# [Data records]
################

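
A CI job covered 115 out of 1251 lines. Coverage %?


Coverage = covered / total * 100
Coverage = 115 / 1251 * 100
Coverage = 9.19%

9.19%


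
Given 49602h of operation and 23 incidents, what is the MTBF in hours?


Formula: MTBF = Total operating time / Number of failures
MTBF = 49602 / 23
MTBF = 2156.61 hours

2156.61 hours


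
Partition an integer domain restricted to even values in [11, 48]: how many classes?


Constraint: even integers in [11, 48]
Class 1: x < 11 — out-of-range invalid
Class 2: x in [11,48] but odd — wrong type invalid
Class 3: x in [11,48] and even — valid
Class 4: x > 48 — out-of-range invalid
Total equivalence classes: 4

4 equivalence classes


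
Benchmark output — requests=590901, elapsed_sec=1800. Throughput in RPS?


Formula: throughput = requests / seconds
throughput = 590901 / 1800
throughput = 328.28 requests/second

328.28 requests/second


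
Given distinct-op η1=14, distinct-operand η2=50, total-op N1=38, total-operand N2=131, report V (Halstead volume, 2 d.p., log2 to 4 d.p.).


Formula: V = N * log2(η), where N = N1 + N2 and η = η1 + η2
η = 14 + 50 = 64
N = 38 + 131 = 169
log2(64) ≈ 6.0000
V = 169 * 6.0000 = 1014.00

1014.00


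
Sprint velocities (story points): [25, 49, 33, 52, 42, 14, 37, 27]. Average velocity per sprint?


Formula: Avg velocity = Total points / Number of sprints
Points: [25, 49, 33, 52, 42, 14, 37, 27]
Sum = 25 + 49 + 33 + 52 + 42 + 14 + 37 + 27 = 279
Avg velocity = 279 / 8 = 34.88 points/sprint

34.88 points/sprint


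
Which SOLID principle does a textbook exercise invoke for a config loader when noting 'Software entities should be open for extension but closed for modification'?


This describes the Open/Closed Principle (OCP)

Open/Closed Principle (OCP)


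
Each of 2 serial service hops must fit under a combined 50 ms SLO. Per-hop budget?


Formula: per_stage = total_budget / stages
per_stage = 50 / 2
per_stage = 25.0 ms

25.0 ms


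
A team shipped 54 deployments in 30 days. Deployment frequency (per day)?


Formula: deployments per day = releases / days
= 54 / 30
= 1.8 deploys/day
(equivalently, 12.6 deploys/week)

1.8 deploys/day


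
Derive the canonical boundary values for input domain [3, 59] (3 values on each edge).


Range: [3, 59]
Boundaries: just below min, min, min+1, max-1, max, just above max
Values: [2, 3, 4, 58, 59, 60]

[2, 3, 4, 58, 59, 60]


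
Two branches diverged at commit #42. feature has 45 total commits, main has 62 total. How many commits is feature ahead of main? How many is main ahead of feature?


Common ancestor: commit #42
feature commits after divergence: 45 - 42 = 3
main commits after divergence: 62 - 42 = 20
feature is 3 commits ahead of main
main is 20 commits ahead of feature

feature ahead: 3, main ahead: 20


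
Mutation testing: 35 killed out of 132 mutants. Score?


Mutation score = killed / total * 100
Mutation score = 35 / 132 * 100
Mutation score = 26.52%

26.52%


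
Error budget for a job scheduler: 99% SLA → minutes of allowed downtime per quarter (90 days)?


Formula: allowed downtime = period * (100 - SLA) / 100
Period (quarter (90 days)) = 129600 minutes
Unavailability fraction = (100 - 99.0) / 100
Allowed downtime = 129600 * (100 - 99.0) / 100
Allowed downtime = 1296.0 minutes

1296.0 minutes


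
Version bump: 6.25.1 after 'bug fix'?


Current: 6.25.1
Change category: 'bug fix' → patch bump
SemVer rule: patch bump → increment PATCH (MAJOR and MINOR unchanged)
New: 6.25.2

6.25.2


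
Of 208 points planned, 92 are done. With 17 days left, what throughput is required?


Formula: Required rate = Remaining points / Days left
Remaining = 208 - 92 = 116 points
Required rate = 116 / 17 = 6.82 points/day

6.82 points/day


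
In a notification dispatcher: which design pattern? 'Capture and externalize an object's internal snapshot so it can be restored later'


This matches the Memento pattern

Memento


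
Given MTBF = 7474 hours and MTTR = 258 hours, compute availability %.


Availability = MTBF / (MTBF + MTTR)
Availability = 7474 / (7474 + 258)
Availability = 7474 / 7732
Availability = 96.6632%

96.6632%


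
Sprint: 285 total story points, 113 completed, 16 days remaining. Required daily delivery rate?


Formula: Required rate = Remaining points / Days left
Remaining = 285 - 113 = 172 points
Required rate = 172 / 16 = 10.75 points/day

10.75 points/day


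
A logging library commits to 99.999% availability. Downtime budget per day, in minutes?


Formula: allowed downtime = period * (100 - SLA) / 100
Period (day) = 1440 minutes
Unavailability fraction = (100 - 99.999) / 100
Allowed downtime = 1440 * (100 - 99.999) / 100
Allowed downtime = 0.0144 minutes

0.0144 minutes


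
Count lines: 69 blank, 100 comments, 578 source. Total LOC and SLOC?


Total LOC = blank + comment + code
Total LOC = 69 + 100 + 578 = 747
SLOC (source only) = code = 578

Total LOC: 747, SLOC: 578


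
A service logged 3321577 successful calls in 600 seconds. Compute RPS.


Formula: throughput = requests / seconds
throughput = 3321577 / 600
throughput = 5535.96 requests/second

5535.96 requests/second


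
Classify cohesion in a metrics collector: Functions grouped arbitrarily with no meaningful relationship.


Reasoning: Worst: random grouping
Type: Coincidental cohesion

Coincidental cohesion


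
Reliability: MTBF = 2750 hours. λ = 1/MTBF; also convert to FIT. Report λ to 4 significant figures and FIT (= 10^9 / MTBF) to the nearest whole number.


Formula: λ = 1 / MTBF; FIT = λ × 1e9 = 1e9 / MTBF
λ = 1 / 2750 ≈ 3.636e-04 failures/hour
FIT = 1e9 / 2750 ≈ 363636 failures per 1e9 hours (nearest whole number)

λ = 3.636e-04 /h, FIT = 363636


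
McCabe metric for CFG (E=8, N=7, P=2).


Formula: V(G) = E - N + 2P
V(G) = 8 - 7 + 2*2
V(G) = 1 + 4
V(G) = 5

5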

################

# [TO DO]
Repeat the data in full, matching each line exactly.

# [WRITTEN SOLUTION]
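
A CI job covered 115 out of 1251 lines. Coverage %?


Coverage = covered / total * 100
Coverage = 115 / 1251 * 100
Coverage = 9.19%

9.19%


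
Given 49602h of operation and 23 incidents, what is the MTBF in hours?


Formula: MTBF = Total operating time / Number of failures
MTBF = 49602 / 23
MTBF = 2156.61 hours

2156.61 hours


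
Partition an integer domain restricted to even values in [11, 48]: how many classes?


Constraint: even integers in [11, 48]
Class 1: x < 11 — out-of-range invalid
Class 2: x in [11,48] but odd — wrong type invalid
Class 3: x in [11,48] and even — valid
Class 4: x > 48 — out-of-range invalid
Total equivalence classes: 4

4 equivalence classes


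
Benchmark output — requests=590901, elapsed_sec=1800. Throughput in RPS?


Formula: throughput = requests / seconds
throughput = 590901 / 1800
throughput = 328.28 requests/second

328.28 requests/second


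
Given distinct-op η1=14, distinct-operand η2=50, total-op N1=38, total-operand N2=131, report V (Halstead volume, 2 d.p., log2 to 4 d.p.).


Formula: V = N * log2(η), where N = N1 + N2 and η = η1 + η2
η = 14 + 50 = 64
N = 38 + 131 = 169
log2(64) ≈ 6.0000
V = 169 * 6.0000 = 1014.00

1014.00


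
Sprint velocities (story points): [25, 49, 33, 52, 42, 14, 37, 27]. Average velocity per sprint?


Formula: Avg velocity = Total points / Number of sprints
Points: [25, 49, 33, 52, 42, 14, 37, 27]
Sum = 25 + 49 + 33 + 52 + 42 + 14 + 37 + 27 = 279
Avg velocity = 279 / 8 = 34.88 points/sprint

34.88 points/sprint


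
Which SOLID principle does a textbook exercise invoke for a config loader when noting 'Software entities should be open for extension but closed for modification'?


This describes the Open/Closed Principle (OCP)

Open/Closed Principle (OCP)


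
Each of 2 serial service hops must fit under a combined 50 ms SLO. Per-hop budget?


Formula: per_stage = total_budget / stages
per_stage = 50 / 2
per_stage = 25.0 ms

25.0 ms


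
A team shipped 54 deployments in 30 days. Deployment frequency (per day)?


Formula: deployments per day = releases / days
= 54 / 30
= 1.8 deploys/day
(equivalently, 12.6 deploys/week)

1.8 deploys/day


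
Derive the canonical boundary values for input domain [3, 59] (3 values on each edge).


Range: [3, 59]
Boundaries: just below min, min, min+1, max-1, max, just above max
Values: [2, 3, 4, 58, 59, 60]

[2, 3, 4, 58, 59, 60]


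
Two branches diverged at commit #42. feature has 45 total commits, main has 62 total. How many commits is feature ahead of main? How many is main ahead of feature?


Common ancestor: commit #42
feature commits after divergence: 45 - 42 = 3
main commits after divergence: 62 - 42 = 20
feature is 3 commits ahead of main
main is 20 commits ahead of feature

feature ahead: 3, main ahead: 20


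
Mutation testing: 35 killed out of 132 mutants. Score?


Mutation score = killed / total * 100
Mutation score = 35 / 132 * 100
Mutation score = 26.52%

26.52%


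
Error budget for a job scheduler: 99% SLA → minutes of allowed downtime per quarter (90 days)?


Formula: allowed downtime = period * (100 - SLA) / 100
Period (quarter (90 days)) = 129600 minutes
Unavailability fraction = (100 - 99.0) / 100
Allowed downtime = 129600 * (100 - 99.0) / 100
Allowed downtime = 1296.0 minutes

1296.0 minutes


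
Version bump: 6.25.1 after 'bug fix'?


Current: 6.25.1
Change category: 'bug fix' → patch bump
SemVer rule: patch bump → increment PATCH (MAJOR and MINOR unchanged)
New: 6.25.2

6.25.2


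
Of 208 points planned, 92 are done. With 17 days left, what throughput is required?


Formula: Required rate = Remaining points / Days left
Remaining = 208 - 92 = 116 points
Required rate = 116 / 17 = 6.82 points/day

6.82 points/day


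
In a notification dispatcher: which design pattern? 'Capture and externalize an object's internal snapshot so it can be restored later'


This matches the Memento pattern

Memento


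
Given MTBF = 7474 hours and MTTR = 258 hours, compute availability %.


Availability = MTBF / (MTBF + MTTR)
Availability = 7474 / (7474 + 258)
Availability = 7474 / 7732
Availability = 96.6632%

96.6632%


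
Sprint: 285 total story points, 113 completed, 16 days remaining. Required daily delivery rate?


Formula: Required rate = Remaining points / Days left
Remaining = 285 - 113 = 172 points
Required rate = 172 / 16 = 10.75 points/day

10.75 points/day


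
A logging library commits to 99.999% availability. Downtime budget per day, in minutes?


Formula: allowed downtime = period * (100 - SLA) / 100
Period (day) = 1440 minutes
Unavailability fraction = (100 - 99.999) / 100
Allowed downtime = 1440 * (100 - 99.999) / 100
Allowed downtime = 0.0144 minutes

0.0144 minutes


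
Count lines: 69 blank, 100 comments, 578 source. Total LOC and SLOC?


Total LOC = blank + comment + code
Total LOC = 69 + 100 + 578 = 747
SLOC (source only) = code = 578

Total LOC: 747, SLOC: 578


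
A service logged 3321577 successful calls in 600 seconds. Compute RPS.


Formula: throughput = requests / seconds
throughput = 3321577 / 600
throughput = 5535.96 requests/second

5535.96 requests/second


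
Classify cohesion in a metrics collector: Functions grouped arbitrarily with no meaningful relationship.


Reasoning: Worst: random grouping
Type: Coincidental cohesion

Coincidental cohesion


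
Reliability: MTBF = 2750 hours. λ = 1/MTBF; also convert to FIT. Report λ to 4 significant figures and FIT (= 10^9 / MTBF) to the nearest whole number.


Formula: λ = 1 / MTBF; FIT = λ × 1e9 = 1e9 / MTBF
λ = 1 / 2750 ≈ 3.636e-04 failures/hour
FIT = 1e9 / 2750 ≈ 363636 failures per 1e9 hours (nearest whole number)

λ = 3.636e-04 /h, FIT = 363636


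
McCabe metric for CFG (E=8, N=7, P=2).


Formula: V(G) = E - N + 2P
V(G) = 8 - 7 + 2*2
V(G) = 1 + 4
V(G) = 5

5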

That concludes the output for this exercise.